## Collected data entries
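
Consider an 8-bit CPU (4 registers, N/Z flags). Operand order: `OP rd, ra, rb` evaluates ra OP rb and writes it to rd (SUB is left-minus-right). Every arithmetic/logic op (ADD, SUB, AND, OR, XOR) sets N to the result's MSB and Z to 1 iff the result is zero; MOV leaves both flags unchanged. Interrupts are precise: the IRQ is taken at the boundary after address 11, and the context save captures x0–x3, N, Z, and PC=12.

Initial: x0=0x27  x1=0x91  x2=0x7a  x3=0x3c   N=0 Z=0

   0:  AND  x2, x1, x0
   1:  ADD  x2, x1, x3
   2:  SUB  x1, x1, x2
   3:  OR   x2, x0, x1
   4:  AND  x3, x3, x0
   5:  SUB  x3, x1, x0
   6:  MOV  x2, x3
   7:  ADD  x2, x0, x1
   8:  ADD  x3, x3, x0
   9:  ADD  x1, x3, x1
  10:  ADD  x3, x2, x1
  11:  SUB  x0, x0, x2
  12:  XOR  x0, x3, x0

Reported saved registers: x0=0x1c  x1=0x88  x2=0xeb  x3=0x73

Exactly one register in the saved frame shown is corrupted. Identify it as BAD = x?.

BAD = x0

after  0: x0=0x27 x1=0x91 x2=0x01 x3=0x3c  N=0 Z=0
after  1: x0=0x27 x1=0x91 x2=0xcd x3=0x3c  N=1 Z=0
after  2: x0=0x27 x1=0xc4 x2=0xcd x3=0x3c  N=1 Z=0
after  3: x0=0x27 x1=0xc4 x2=0xe7 x3=0x3c  N=1 Z=0
after  4: x0=0x27 x1=0xc4 x2=0xe7 x3=0x24  N=0 Z=0
after  5: x0=0x27 x1=0xc4 x2=0xe7 x3=0x9d  N=1 Z=0
after  6: x0=0x27 x1=0xc4 x2=0x9d x3=0x9d  N=1 Z=0
after  7: x0=0x27 x1=0xc4 x2=0xeb x3=0x9d  N=1 Z=0
after  8: x0=0x27 x1=0xc4 x2=0xeb x3=0xc4  N=1 Z=0
after  9: x0=0x27 x1=0x88 x2=0xeb x3=0xc4  N=1 Z=0
after 10: x0=0x27 x1=0x88 x2=0xeb x3=0x73  N=0 Z=0
after 11: x0=0x3c x1=0x88 x2=0xeb x3=0x73  N=0 Z=0
-- IRQ taken; context saved, return-PC = 12 --
mismatch: x0: reported 0x1c vs actual 0x3c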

## Task directions
Your task is an exact transcription of every line above.

## Answer to the problem
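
Consider an 8-bit CPU (4 registers, N/Z flags). Operand order: `OP rd, ra, rb` evaluates ra OP rb and writes it to rd (SUB is left-minus-right). Every arithmetic/logic op (ADD, SUB, AND, OR, XOR) sets N to the result's MSB and Z to 1 iff the result is zero; MOV leaves both flags unchanged. Interrupts are precise: the IRQ is taken at the boundary after address 11, and the context save captures x0–x3, N, Z, and PC=12.

Initial: x0=0x27  x1=0x91  x2=0x7a  x3=0x3c   N=0 Z=0

   0:  AND  x2, x1, x0
   1:  ADD  x2, x1, x3
   2:  SUB  x1, x1, x2
   3:  OR   x2, x0, x1
   4:  AND  x3, x3, x0
   5:  SUB  x3, x1, x0
   6:  MOV  x2, x3
   7:  ADD  x2, x0, x1
   8:  ADD  x3, x3, x0
   9:  ADD  x1, x3, x1
  10:  ADD  x3, x2, x1
  11:  SUB  x0, x0, x2
  12:  XOR  x0, x3, x0

Reported saved registers: x0=0x1c  x1=0x88  x2=0xeb  x3=0x73

Exactly one register in the saved frame shown is corrupted. Identify it as BAD = x?.

BAD = x0

after  0: x0=0x27 x1=0x91 x2=0x01 x3=0x3c  N=0 Z=0
after  1: x0=0x27 x1=0x91 x2=0xcd x3=0x3c  N=1 Z=0
after  2: x0=0x27 x1=0xc4 x2=0xcd x3=0x3c  N=1 Z=0
after  3: x0=0x27 x1=0xc4 x2=0xe7 x3=0x3c  N=1 Z=0
after  4: x0=0x27 x1=0xc4 x2=0xe7 x3=0x24  N=0 Z=0
after  5: x0=0x27 x1=0xc4 x2=0xe7 x3=0x9d  N=1 Z=0
after  6: x0=0x27 x1=0xc4 x2=0x9d x3=0x9d  N=1 Z=0
after  7: x0=0x27 x1=0xc4 x2=0xeb x3=0x9d  N=1 Z=0
after  8: x0=0x27 x1=0xc4 x2=0xeb x3=0xc4  N=1 Z=0
after  9: x0=0x27 x1=0x88 x2=0xeb x3=0xc4  N=1 Z=0
after 10: x0=0x27 x1=0x88 x2=0xeb x3=0x73  N=0 Z=0
after 11: x0=0x3c x1=0x88 x2=0xeb x3=0x73  N=0 Z=0
-- IRQ taken; context saved, return-PC = 12 --
mismatch: x0: reported 0x1c vs actual 0x3c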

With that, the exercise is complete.